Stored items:
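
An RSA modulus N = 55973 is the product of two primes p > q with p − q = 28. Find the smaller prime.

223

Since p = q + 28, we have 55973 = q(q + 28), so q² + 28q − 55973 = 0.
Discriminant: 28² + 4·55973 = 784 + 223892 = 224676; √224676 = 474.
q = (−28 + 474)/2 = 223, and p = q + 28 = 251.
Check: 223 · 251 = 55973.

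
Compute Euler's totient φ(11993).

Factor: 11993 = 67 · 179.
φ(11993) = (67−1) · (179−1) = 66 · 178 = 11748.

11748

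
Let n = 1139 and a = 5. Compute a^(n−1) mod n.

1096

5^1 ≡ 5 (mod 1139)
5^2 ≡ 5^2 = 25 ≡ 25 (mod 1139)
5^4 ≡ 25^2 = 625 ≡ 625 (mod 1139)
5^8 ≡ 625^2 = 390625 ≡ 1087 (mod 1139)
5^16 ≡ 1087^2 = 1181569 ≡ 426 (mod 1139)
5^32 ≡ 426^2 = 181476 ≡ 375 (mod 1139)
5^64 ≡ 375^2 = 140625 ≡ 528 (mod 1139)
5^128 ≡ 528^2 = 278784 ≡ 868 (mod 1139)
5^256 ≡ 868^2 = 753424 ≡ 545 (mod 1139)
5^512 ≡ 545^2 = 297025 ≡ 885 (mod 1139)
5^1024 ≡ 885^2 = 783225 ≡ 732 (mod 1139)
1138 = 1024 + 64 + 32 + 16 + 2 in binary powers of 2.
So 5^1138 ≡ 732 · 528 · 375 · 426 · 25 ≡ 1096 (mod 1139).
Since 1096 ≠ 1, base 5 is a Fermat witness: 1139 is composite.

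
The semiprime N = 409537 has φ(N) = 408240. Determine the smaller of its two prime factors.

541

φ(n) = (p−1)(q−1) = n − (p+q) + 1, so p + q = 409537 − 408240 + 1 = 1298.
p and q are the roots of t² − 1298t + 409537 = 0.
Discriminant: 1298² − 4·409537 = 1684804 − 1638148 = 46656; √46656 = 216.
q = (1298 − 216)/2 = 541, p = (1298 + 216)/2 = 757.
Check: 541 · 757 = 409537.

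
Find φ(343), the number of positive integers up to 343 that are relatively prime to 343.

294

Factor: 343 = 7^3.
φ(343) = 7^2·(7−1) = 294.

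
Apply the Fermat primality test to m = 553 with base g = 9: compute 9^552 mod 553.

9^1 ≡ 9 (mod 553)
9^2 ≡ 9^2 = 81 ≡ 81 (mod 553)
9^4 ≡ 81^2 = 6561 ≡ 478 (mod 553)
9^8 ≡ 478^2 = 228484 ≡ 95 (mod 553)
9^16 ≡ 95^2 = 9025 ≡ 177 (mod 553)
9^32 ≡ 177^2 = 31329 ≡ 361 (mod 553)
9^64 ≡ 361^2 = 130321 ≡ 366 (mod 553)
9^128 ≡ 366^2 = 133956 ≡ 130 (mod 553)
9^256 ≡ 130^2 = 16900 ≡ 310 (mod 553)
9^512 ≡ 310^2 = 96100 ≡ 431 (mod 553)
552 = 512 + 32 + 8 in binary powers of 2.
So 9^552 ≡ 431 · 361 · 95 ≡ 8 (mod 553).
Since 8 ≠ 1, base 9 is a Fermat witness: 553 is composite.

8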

--

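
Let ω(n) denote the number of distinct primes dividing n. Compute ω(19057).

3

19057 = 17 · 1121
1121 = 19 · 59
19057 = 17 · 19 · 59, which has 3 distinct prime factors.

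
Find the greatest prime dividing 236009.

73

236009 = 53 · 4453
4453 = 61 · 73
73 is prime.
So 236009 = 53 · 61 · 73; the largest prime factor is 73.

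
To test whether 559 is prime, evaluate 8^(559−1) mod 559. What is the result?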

--

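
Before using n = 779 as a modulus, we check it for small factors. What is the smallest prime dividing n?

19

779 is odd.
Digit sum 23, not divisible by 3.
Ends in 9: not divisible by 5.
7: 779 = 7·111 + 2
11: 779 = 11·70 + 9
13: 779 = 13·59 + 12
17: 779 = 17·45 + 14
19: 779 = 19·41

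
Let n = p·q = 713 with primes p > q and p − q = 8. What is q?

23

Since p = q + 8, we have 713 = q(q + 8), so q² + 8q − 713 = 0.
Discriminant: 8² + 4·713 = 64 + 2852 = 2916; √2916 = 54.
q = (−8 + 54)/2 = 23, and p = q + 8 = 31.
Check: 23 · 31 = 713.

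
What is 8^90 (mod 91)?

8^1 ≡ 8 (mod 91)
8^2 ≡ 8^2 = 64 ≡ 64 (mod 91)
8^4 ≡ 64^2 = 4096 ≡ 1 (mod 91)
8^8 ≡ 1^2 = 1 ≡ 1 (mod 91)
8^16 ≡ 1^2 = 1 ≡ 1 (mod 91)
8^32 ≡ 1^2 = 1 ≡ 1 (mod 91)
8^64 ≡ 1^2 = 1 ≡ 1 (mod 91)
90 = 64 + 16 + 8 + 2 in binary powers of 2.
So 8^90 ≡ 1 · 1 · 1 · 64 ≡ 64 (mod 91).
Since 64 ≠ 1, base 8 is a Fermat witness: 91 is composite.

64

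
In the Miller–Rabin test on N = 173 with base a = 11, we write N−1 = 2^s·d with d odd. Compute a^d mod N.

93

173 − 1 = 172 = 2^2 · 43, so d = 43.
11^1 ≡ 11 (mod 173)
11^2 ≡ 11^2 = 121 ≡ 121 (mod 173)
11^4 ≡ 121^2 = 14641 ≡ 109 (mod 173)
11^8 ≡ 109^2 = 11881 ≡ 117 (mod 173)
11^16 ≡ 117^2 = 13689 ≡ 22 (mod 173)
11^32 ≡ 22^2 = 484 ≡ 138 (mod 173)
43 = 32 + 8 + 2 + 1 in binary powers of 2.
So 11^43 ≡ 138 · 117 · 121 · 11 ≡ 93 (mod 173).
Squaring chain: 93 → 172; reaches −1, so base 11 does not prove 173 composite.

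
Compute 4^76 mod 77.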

> THE TASK: In the entries above, find the line with "In the Miller–Rabin" and the line with "Compute 4^76 mod 77.", then set down exactly those two and every line between them, nothing else.

> TASK ANSWER:
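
In the Miller–Rabin test on N = 173 with base a = 11, we write N−1 = 2^s·d with d odd. Compute a^d mod N.

93

173 − 1 = 172 = 2^2 · 43, so d = 43.
11^1 ≡ 11 (mod 173)
11^2 ≡ 11^2 = 121 ≡ 121 (mod 173)
11^4 ≡ 121^2 = 14641 ≡ 109 (mod 173)
11^8 ≡ 109^2 = 11881 ≡ 117 (mod 173)
11^16 ≡ 117^2 = 13689 ≡ 22 (mod 173)
11^32 ≡ 22^2 = 484 ≡ 138 (mod 173)
43 = 32 + 8 + 2 + 1 in binary powers of 2.
So 11^43 ≡ 138 · 117 · 121 · 11 ≡ 93 (mod 173).
Squaring chain: 93 → 172; reaches −1, so base 11 does not prove 173 composite.

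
Compute 4^76 mod 77.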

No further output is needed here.